#### Prompt:
Copy out all of the entries exactly as they appear.

#### Records supplied:
<<<<

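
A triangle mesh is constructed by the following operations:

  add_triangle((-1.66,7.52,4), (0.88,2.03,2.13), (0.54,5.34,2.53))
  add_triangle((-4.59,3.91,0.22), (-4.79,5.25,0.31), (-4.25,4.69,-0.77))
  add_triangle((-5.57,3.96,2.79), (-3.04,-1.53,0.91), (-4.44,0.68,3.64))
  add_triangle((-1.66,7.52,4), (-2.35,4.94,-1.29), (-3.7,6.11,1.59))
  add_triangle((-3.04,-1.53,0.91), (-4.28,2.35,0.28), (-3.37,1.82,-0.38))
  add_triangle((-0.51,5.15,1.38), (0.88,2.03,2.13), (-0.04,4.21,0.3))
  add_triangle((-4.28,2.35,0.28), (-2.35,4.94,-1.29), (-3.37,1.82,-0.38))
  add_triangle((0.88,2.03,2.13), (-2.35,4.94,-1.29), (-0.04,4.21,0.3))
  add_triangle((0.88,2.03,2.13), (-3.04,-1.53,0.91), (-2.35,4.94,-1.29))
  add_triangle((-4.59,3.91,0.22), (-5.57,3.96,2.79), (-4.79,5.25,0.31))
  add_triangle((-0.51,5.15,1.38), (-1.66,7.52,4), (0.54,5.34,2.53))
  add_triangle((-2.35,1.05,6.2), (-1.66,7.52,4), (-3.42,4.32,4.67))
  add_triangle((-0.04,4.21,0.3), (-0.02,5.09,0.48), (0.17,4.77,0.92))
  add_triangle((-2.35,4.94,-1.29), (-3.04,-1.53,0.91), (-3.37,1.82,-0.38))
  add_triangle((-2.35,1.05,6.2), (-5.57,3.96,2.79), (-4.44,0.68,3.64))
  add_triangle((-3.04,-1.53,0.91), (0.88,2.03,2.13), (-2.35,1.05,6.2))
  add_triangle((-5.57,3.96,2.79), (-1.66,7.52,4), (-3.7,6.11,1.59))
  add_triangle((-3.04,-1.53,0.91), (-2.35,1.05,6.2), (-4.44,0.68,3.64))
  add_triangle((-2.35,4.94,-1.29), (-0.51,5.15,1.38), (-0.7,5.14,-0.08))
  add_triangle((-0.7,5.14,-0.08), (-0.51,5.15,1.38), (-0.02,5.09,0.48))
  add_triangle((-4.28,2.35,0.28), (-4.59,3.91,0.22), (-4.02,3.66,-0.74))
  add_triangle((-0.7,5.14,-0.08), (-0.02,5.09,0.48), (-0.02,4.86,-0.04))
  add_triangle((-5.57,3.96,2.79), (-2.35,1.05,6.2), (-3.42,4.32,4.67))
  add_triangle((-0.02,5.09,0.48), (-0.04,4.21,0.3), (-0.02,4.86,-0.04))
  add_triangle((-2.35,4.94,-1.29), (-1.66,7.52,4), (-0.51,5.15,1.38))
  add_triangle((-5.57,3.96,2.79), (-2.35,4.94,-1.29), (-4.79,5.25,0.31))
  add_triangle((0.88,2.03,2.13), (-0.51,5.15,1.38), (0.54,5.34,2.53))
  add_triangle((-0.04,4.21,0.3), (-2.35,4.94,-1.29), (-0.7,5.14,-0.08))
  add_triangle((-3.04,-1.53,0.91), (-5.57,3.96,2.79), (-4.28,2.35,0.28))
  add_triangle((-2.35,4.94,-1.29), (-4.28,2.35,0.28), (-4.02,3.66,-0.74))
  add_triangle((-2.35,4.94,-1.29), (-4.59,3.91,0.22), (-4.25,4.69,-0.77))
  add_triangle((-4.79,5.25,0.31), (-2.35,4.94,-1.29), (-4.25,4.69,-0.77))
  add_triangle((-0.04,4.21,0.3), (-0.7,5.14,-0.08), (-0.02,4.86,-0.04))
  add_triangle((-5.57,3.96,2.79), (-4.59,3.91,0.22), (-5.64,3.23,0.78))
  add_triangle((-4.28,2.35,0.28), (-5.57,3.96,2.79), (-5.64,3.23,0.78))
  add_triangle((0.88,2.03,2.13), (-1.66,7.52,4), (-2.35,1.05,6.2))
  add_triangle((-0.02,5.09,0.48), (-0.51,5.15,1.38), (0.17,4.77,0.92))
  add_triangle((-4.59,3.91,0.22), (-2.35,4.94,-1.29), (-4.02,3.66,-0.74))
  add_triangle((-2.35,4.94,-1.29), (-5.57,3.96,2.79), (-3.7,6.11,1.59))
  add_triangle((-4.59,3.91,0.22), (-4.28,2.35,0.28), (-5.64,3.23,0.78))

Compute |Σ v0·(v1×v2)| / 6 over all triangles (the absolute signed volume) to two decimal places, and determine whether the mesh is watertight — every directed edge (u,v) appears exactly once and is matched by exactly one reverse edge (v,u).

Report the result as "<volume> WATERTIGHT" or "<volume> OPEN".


105.17 OPEN

Per-triangle v0·(v1×v2)/6:
  t1: +2.7791
  t2: +0.9370
  t3: +6.2611
  t4: +8.9245
  t5: +1.3857
  t6: +1.2815
  t7: +1.5945
  t8: -2.1722
  t9: -9.0278
  t10: +2.3058
  t11: +2.6845
  t12: +11.1414
  t13: +0.0062
  t14: -0.7570
  t15: +10.7323
  t16: -1.7124
  t17: +11.7844
  t18: +5.5027
  t19: +1.8991
  t20: +0.7504
  t21: +0.9112
  t22: +0.2869
  t23: +10.5101
  t24: -0.0098
  t25: +5.2237
  t26: +2.1164
  t27: -0.4352
  t28: +0.0291
  t29: +5.9928
  t30: -1.1151
  t31: -1.0408
  t32: +1.9359
  t33: -0.1847
  t34: +2.7329
  t35: -0.0338
  t36: +12.1788
  t37: +0.3385
  t38: +1.8436
  t39: +7.1699
  t40: +0.4151
Σ = +105.1662 → |volume| = 105.17

Directed edges: 120 total; 6 unmatched, e.g. (-0.04,4.21,0.3)→(-0.51,5.15,1.38) → open.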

>>>>

#### Output of the task:
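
A triangle mesh is constructed by the following operations:

  add_triangle((-1.66,7.52,4), (0.88,2.03,2.13), (0.54,5.34,2.53))
  add_triangle((-4.59,3.91,0.22), (-4.79,5.25,0.31), (-4.25,4.69,-0.77))
  add_triangle((-5.57,3.96,2.79), (-3.04,-1.53,0.91), (-4.44,0.68,3.64))
  add_triangle((-1.66,7.52,4), (-2.35,4.94,-1.29), (-3.7,6.11,1.59))
  add_triangle((-3.04,-1.53,0.91), (-4.28,2.35,0.28), (-3.37,1.82,-0.38))
  add_triangle((-0.51,5.15,1.38), (0.88,2.03,2.13), (-0.04,4.21,0.3))
  add_triangle((-4.28,2.35,0.28), (-2.35,4.94,-1.29), (-3.37,1.82,-0.38))
  add_triangle((0.88,2.03,2.13), (-2.35,4.94,-1.29), (-0.04,4.21,0.3))
  add_triangle((0.88,2.03,2.13), (-3.04,-1.53,0.91), (-2.35,4.94,-1.29))
  add_triangle((-4.59,3.91,0.22), (-5.57,3.96,2.79), (-4.79,5.25,0.31))
  add_triangle((-0.51,5.15,1.38), (-1.66,7.52,4), (0.54,5.34,2.53))
  add_triangle((-2.35,1.05,6.2), (-1.66,7.52,4), (-3.42,4.32,4.67))
  add_triangle((-0.04,4.21,0.3), (-0.02,5.09,0.48), (0.17,4.77,0.92))
  add_triangle((-2.35,4.94,-1.29), (-3.04,-1.53,0.91), (-3.37,1.82,-0.38))
  add_triangle((-2.35,1.05,6.2), (-5.57,3.96,2.79), (-4.44,0.68,3.64))
  add_triangle((-3.04,-1.53,0.91), (0.88,2.03,2.13), (-2.35,1.05,6.2))
  add_triangle((-5.57,3.96,2.79), (-1.66,7.52,4), (-3.7,6.11,1.59))
  add_triangle((-3.04,-1.53,0.91), (-2.35,1.05,6.2), (-4.44,0.68,3.64))
  add_triangle((-2.35,4.94,-1.29), (-0.51,5.15,1.38), (-0.7,5.14,-0.08))
  add_triangle((-0.7,5.14,-0.08), (-0.51,5.15,1.38), (-0.02,5.09,0.48))
  add_triangle((-4.28,2.35,0.28), (-4.59,3.91,0.22), (-4.02,3.66,-0.74))
  add_triangle((-0.7,5.14,-0.08), (-0.02,5.09,0.48), (-0.02,4.86,-0.04))
  add_triangle((-5.57,3.96,2.79), (-2.35,1.05,6.2), (-3.42,4.32,4.67))
  add_triangle((-0.02,5.09,0.48), (-0.04,4.21,0.3), (-0.02,4.86,-0.04))
  add_triangle((-2.35,4.94,-1.29), (-1.66,7.52,4), (-0.51,5.15,1.38))
  add_triangle((-5.57,3.96,2.79), (-2.35,4.94,-1.29), (-4.79,5.25,0.31))
  add_triangle((0.88,2.03,2.13), (-0.51,5.15,1.38), (0.54,5.34,2.53))
  add_triangle((-0.04,4.21,0.3), (-2.35,4.94,-1.29), (-0.7,5.14,-0.08))
  add_triangle((-3.04,-1.53,0.91), (-5.57,3.96,2.79), (-4.28,2.35,0.28))
  add_triangle((-2.35,4.94,-1.29), (-4.28,2.35,0.28), (-4.02,3.66,-0.74))
  add_triangle((-2.35,4.94,-1.29), (-4.59,3.91,0.22), (-4.25,4.69,-0.77))
  add_triangle((-4.79,5.25,0.31), (-2.35,4.94,-1.29), (-4.25,4.69,-0.77))
  add_triangle((-0.04,4.21,0.3), (-0.7,5.14,-0.08), (-0.02,4.86,-0.04))
  add_triangle((-5.57,3.96,2.79), (-4.59,3.91,0.22), (-5.64,3.23,0.78))
  add_triangle((-4.28,2.35,0.28), (-5.57,3.96,2.79), (-5.64,3.23,0.78))
  add_triangle((0.88,2.03,2.13), (-1.66,7.52,4), (-2.35,1.05,6.2))
  add_triangle((-0.02,5.09,0.48), (-0.51,5.15,1.38), (0.17,4.77,0.92))
  add_triangle((-4.59,3.91,0.22), (-2.35,4.94,-1.29), (-4.02,3.66,-0.74))
  add_triangle((-2.35,4.94,-1.29), (-5.57,3.96,2.79), (-3.7,6.11,1.59))
  add_triangle((-4.59,3.91,0.22), (-4.28,2.35,0.28), (-5.64,3.23,0.78))

Compute |Σ v0·(v1×v2)| / 6 over all triangles (the absolute signed volume) to two decimal places, and determine whether the mesh is watertight — every directed edge (u,v) appears exactly once and is matched by exactly one reverse edge (v,u).

Report the result as "<volume> WATERTIGHT" or "<volume> OPEN".


105.17 OPEN

Per-triangle v0·(v1×v2)/6:
  t1: +2.7791
  t2: +0.9370
  t3: +6.2611
  t4: +8.9245
  t5: +1.3857
  t6: +1.2815
  t7: +1.5945
  t8: -2.1722
  t9: -9.0278
  t10: +2.3058
  t11: +2.6845
  t12: +11.1414
  t13: +0.0062
  t14: -0.7570
  t15: +10.7323
  t16: -1.7124
  t17: +11.7844
  t18: +5.5027
  t19: +1.8991
  t20: +0.7504
  t21: +0.9112
  t22: +0.2869
  t23: +10.5101
  t24: -0.0098
  t25: +5.2237
  t26: +2.1164
  t27: -0.4352
  t28: +0.0291
  t29: +5.9928
  t30: -1.1151
  t31: -1.0408
  t32: +1.9359
  t33: -0.1847
  t34: +2.7329
  t35: -0.0338
  t36: +12.1788
  t37: +0.3385
  t38: +1.8436
  t39: +7.1699
  t40: +0.4151
Σ = +105.1662 → |volume| = 105.17

Directed edges: 120 total; 6 unmatched, e.g. (-0.04,4.21,0.3)→(-0.51,5.15,1.38) → open.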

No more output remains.